Go to the line below containing "Question 1: After EACH" and print exactly from there through the line containing "Question 3: For", both included. Print nothing else.

(Saved entries)
========

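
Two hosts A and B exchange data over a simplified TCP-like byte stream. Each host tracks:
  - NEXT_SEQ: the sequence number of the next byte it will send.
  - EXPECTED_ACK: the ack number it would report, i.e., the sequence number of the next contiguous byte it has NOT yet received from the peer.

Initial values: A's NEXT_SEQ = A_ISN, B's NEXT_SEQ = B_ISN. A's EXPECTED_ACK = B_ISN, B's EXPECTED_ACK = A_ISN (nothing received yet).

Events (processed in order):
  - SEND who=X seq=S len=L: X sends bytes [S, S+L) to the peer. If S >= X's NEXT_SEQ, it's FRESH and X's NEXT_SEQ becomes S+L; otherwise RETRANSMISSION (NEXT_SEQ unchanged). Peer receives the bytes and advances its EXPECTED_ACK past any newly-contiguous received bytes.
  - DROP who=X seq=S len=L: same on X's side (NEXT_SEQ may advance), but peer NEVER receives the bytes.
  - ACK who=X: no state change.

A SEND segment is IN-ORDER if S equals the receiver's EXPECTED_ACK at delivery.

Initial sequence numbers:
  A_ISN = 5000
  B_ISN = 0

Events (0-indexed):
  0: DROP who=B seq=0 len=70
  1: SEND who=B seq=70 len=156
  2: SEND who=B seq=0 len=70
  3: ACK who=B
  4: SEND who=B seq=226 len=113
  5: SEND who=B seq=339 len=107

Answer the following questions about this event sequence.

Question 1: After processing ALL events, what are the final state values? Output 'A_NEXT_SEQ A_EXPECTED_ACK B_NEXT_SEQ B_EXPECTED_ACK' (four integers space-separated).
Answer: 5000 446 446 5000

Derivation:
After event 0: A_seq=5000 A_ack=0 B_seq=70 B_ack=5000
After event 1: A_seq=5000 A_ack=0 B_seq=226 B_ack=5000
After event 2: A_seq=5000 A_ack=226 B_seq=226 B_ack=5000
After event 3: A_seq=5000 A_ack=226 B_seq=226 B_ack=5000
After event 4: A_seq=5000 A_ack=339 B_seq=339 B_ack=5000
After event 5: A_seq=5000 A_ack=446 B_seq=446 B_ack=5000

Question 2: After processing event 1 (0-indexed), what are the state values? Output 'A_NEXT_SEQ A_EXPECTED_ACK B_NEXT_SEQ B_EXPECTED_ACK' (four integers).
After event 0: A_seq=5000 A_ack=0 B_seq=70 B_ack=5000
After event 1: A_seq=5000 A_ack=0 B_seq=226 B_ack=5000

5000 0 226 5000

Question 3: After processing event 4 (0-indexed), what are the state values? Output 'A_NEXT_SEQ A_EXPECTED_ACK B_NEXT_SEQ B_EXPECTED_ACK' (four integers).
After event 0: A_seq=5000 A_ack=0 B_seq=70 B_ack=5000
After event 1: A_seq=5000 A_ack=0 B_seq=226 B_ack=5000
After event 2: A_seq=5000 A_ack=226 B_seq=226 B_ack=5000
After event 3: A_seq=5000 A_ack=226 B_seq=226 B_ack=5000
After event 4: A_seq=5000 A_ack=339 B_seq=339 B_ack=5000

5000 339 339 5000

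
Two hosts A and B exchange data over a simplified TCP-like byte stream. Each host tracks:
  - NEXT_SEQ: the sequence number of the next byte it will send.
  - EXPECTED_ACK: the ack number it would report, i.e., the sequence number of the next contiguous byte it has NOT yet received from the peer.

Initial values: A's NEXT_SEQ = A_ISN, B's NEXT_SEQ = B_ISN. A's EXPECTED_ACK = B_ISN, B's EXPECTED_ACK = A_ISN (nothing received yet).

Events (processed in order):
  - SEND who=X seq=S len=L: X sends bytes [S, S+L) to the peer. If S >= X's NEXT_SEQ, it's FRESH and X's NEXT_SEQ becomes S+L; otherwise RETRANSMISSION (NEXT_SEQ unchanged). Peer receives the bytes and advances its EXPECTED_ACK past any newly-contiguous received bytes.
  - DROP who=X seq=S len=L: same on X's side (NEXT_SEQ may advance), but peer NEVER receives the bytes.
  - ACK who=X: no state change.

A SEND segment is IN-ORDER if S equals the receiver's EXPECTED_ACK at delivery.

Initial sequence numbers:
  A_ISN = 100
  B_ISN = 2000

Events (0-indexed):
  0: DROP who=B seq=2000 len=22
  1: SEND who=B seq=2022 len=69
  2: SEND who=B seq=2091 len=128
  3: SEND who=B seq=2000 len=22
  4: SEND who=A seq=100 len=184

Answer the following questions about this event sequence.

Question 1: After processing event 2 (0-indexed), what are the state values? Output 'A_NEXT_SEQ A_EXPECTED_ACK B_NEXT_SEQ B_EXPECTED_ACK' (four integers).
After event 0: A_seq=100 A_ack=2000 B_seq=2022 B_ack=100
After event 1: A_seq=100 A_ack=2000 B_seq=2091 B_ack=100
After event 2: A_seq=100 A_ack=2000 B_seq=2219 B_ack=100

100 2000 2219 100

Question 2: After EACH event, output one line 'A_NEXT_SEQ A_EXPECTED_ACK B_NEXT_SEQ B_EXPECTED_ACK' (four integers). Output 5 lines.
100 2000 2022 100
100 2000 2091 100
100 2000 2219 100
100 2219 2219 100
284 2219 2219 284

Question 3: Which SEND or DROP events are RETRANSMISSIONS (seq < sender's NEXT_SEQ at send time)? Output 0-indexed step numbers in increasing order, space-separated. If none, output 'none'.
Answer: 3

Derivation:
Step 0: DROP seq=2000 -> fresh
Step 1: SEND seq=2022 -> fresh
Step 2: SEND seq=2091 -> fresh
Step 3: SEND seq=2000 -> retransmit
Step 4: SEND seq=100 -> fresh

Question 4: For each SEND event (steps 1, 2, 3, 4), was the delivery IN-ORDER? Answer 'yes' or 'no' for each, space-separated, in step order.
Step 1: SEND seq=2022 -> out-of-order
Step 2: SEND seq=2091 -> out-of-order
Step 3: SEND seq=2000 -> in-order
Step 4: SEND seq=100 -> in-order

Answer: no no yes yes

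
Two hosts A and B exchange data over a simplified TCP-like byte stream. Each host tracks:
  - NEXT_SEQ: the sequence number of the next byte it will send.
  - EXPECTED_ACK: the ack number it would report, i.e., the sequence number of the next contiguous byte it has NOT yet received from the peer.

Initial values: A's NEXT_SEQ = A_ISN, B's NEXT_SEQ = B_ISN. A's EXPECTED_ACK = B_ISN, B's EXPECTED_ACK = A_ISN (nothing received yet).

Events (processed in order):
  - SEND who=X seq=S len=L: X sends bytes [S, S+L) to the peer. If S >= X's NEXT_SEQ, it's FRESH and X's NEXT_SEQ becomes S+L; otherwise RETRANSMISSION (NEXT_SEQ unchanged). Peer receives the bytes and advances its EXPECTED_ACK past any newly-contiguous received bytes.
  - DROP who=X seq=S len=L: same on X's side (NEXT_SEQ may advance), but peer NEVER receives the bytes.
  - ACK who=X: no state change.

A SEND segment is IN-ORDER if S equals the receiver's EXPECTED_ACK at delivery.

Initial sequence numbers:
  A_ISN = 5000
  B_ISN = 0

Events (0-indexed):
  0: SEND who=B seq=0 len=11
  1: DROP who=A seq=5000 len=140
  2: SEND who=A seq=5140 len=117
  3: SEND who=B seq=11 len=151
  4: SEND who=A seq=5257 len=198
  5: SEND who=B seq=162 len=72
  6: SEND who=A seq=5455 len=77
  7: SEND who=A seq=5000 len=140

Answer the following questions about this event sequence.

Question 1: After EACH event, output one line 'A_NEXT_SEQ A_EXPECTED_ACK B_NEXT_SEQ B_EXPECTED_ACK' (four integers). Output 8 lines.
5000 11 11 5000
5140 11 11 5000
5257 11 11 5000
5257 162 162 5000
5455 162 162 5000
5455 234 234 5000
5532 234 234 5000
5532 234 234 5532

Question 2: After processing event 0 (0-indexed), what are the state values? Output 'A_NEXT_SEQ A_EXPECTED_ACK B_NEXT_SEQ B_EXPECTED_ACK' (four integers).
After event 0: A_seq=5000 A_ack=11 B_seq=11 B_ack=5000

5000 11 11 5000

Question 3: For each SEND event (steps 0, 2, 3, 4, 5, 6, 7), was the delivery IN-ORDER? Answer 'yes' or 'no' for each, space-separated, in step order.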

========

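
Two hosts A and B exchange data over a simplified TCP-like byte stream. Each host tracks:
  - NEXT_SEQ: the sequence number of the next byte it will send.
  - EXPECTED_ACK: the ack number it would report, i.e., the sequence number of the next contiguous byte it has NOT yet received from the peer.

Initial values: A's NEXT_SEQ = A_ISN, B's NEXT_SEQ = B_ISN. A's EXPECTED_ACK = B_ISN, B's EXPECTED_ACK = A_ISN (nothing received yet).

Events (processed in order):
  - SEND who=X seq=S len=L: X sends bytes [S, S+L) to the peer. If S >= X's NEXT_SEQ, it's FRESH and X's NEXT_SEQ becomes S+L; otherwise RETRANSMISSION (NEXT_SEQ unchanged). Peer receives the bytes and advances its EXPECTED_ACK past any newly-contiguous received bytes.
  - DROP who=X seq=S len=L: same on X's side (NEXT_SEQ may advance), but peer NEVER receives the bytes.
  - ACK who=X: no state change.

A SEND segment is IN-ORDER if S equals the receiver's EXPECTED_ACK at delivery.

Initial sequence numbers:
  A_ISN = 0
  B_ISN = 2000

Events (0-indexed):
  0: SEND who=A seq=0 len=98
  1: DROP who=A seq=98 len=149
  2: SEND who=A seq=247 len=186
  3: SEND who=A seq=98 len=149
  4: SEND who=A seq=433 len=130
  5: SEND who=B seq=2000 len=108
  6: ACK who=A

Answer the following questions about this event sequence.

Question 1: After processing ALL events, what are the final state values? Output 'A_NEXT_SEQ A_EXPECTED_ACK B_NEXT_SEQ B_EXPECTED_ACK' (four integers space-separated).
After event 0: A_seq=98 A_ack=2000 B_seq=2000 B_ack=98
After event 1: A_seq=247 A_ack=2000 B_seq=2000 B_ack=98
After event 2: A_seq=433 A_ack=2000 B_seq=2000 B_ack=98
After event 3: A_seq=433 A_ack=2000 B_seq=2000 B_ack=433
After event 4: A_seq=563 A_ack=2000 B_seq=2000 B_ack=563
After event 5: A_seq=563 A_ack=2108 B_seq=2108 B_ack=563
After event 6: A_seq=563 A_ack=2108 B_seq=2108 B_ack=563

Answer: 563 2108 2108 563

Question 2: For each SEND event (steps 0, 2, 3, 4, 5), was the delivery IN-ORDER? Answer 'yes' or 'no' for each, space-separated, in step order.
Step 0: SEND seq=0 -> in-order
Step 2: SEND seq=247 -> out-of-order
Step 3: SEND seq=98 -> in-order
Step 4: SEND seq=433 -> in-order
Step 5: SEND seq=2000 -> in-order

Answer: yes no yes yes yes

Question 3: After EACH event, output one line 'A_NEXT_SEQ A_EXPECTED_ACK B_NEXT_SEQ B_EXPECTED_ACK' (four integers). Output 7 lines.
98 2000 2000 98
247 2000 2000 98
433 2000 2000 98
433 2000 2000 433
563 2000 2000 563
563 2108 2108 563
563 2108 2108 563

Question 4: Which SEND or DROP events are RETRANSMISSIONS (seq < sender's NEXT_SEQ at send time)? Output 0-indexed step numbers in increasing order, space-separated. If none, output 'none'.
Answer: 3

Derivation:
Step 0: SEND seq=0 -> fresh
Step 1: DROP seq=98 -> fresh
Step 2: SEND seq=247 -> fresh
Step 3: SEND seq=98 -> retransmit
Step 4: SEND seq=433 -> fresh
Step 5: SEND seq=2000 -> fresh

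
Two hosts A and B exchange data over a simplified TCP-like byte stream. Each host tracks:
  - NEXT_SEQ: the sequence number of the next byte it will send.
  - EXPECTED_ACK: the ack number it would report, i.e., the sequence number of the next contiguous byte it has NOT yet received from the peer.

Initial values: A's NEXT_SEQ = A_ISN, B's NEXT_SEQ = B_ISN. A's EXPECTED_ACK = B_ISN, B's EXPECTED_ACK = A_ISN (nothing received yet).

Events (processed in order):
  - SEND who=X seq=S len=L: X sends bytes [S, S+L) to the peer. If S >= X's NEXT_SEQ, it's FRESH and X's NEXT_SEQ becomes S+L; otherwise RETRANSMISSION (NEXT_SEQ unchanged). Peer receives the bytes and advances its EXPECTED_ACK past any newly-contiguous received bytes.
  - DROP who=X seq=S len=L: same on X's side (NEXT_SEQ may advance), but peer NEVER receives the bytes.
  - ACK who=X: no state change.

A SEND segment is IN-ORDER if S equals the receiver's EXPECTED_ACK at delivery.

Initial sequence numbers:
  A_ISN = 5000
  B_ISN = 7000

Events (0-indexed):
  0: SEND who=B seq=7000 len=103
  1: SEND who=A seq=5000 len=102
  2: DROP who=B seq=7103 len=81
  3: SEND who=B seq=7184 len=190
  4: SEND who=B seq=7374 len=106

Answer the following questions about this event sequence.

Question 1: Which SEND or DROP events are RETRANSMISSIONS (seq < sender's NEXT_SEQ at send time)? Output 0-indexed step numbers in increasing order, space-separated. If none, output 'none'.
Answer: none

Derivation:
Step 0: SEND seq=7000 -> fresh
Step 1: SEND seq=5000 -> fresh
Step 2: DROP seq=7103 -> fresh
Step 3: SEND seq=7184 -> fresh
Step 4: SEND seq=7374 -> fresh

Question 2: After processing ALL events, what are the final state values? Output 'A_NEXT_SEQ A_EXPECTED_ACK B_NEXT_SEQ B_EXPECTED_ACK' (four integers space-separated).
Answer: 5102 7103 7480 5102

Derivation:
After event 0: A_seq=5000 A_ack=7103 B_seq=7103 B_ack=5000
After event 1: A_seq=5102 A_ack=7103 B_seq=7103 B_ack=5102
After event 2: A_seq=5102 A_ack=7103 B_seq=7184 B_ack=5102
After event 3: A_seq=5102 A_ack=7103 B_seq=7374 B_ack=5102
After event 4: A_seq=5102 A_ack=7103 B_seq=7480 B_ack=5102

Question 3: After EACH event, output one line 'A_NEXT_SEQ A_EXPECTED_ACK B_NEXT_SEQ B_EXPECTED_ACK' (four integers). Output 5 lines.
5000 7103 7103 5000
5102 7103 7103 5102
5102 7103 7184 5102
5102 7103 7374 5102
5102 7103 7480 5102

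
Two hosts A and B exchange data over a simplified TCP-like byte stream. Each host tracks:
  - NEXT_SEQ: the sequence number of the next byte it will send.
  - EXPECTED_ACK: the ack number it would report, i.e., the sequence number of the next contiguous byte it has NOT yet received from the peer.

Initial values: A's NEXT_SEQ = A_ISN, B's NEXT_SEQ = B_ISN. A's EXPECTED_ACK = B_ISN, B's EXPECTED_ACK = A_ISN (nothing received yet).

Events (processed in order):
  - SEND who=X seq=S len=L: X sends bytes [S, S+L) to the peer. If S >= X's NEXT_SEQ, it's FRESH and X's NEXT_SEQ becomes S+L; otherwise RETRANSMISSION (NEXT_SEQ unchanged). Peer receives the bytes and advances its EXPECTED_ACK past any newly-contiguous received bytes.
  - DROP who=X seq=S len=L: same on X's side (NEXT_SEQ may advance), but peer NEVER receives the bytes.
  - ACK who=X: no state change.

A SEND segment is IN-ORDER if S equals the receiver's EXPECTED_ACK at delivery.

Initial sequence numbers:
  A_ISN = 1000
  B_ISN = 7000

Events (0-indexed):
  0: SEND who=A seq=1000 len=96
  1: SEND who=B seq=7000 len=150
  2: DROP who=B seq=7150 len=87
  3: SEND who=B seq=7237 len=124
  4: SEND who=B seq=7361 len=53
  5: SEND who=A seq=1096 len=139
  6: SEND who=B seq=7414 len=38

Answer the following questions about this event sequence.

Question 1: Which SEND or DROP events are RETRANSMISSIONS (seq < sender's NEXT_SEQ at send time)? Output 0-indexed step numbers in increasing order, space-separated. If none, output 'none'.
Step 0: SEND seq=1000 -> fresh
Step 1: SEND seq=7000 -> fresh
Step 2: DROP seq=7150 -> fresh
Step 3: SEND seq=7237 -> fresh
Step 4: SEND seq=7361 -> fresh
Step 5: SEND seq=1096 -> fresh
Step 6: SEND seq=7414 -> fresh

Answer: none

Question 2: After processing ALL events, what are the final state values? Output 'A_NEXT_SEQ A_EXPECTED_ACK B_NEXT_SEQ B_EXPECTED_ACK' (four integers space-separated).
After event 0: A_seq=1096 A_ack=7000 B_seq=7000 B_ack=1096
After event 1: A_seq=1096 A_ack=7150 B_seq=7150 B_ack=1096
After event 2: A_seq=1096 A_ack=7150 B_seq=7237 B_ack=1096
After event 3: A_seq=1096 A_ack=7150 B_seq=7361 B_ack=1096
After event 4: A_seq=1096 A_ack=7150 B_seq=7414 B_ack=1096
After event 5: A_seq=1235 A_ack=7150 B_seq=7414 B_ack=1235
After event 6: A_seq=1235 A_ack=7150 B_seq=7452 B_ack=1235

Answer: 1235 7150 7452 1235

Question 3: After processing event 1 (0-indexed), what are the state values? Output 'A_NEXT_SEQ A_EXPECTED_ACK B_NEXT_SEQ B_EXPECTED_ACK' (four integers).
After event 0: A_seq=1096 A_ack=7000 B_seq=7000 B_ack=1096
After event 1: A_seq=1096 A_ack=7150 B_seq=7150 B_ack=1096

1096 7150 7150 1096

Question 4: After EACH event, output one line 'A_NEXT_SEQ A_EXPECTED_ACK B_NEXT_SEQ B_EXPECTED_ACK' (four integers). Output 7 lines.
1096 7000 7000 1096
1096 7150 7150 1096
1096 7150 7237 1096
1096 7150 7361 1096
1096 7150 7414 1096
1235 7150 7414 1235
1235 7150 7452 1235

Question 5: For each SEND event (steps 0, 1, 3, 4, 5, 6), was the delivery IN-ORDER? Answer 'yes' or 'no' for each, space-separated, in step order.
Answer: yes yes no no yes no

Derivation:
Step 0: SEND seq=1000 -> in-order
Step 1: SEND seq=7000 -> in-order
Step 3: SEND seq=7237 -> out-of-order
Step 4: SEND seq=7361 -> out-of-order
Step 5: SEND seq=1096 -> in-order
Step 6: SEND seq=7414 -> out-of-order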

========

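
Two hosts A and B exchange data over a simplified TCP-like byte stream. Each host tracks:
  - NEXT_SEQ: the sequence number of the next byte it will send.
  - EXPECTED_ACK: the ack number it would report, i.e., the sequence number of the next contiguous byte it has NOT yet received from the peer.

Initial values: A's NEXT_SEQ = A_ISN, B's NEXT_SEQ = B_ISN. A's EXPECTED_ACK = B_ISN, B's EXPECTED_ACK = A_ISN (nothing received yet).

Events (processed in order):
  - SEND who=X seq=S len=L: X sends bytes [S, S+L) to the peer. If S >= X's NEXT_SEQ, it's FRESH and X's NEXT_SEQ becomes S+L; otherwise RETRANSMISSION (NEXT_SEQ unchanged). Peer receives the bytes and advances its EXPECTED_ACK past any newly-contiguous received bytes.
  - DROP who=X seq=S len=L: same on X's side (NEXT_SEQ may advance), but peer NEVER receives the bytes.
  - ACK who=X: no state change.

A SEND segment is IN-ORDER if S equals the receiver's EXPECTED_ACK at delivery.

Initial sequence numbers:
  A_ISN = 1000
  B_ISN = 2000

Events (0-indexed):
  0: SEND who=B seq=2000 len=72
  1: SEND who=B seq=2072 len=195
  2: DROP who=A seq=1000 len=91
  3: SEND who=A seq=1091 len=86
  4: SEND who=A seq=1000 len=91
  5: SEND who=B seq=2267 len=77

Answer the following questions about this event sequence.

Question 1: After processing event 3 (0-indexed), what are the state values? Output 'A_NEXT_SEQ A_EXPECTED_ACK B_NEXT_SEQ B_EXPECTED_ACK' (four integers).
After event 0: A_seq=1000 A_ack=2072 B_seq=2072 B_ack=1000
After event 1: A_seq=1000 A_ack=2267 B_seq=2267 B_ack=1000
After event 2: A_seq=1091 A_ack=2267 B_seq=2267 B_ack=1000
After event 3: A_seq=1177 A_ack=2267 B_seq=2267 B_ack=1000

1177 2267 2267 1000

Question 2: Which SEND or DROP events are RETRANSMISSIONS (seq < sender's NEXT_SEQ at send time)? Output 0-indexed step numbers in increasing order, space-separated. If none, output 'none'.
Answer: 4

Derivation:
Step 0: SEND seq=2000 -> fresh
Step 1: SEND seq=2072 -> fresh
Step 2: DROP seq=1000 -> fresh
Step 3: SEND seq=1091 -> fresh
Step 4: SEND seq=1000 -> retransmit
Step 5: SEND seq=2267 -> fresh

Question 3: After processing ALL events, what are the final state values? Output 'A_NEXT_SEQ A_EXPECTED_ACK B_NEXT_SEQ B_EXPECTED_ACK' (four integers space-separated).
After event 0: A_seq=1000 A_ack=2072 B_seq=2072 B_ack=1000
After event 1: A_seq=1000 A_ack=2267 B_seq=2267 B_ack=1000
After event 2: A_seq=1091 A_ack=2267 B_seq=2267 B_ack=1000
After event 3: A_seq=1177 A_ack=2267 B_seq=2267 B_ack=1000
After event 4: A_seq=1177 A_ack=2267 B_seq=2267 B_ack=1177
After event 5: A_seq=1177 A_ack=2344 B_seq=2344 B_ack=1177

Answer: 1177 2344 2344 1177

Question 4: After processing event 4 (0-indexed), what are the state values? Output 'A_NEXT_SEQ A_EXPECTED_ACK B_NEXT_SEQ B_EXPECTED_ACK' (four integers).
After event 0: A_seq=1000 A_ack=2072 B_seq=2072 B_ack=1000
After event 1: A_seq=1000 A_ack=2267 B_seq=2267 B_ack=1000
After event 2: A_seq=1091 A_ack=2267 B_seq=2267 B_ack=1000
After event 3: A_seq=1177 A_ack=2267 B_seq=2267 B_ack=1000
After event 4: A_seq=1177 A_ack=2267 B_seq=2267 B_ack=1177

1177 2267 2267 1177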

========

● Your solution
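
Question 1: After EACH event, output one line 'A_NEXT_SEQ A_EXPECTED_ACK B_NEXT_SEQ B_EXPECTED_ACK' (four integers). Output 8 lines.
5000 11 11 5000
5140 11 11 5000
5257 11 11 5000
5257 162 162 5000
5455 162 162 5000
5455 234 234 5000
5532 234 234 5000
5532 234 234 5532

Question 2: After processing event 0 (0-indexed), what are the state values? Output 'A_NEXT_SEQ A_EXPECTED_ACK B_NEXT_SEQ B_EXPECTED_ACK' (four integers).
After event 0: A_seq=5000 A_ack=11 B_seq=11 B_ack=5000

5000 11 11 5000

Question 3: For each SEND event (steps 0, 2, 3, 4, 5, 6, 7), was the delivery IN-ORDER? Answer 'yes' or 'no' for each, space-separated, in step order.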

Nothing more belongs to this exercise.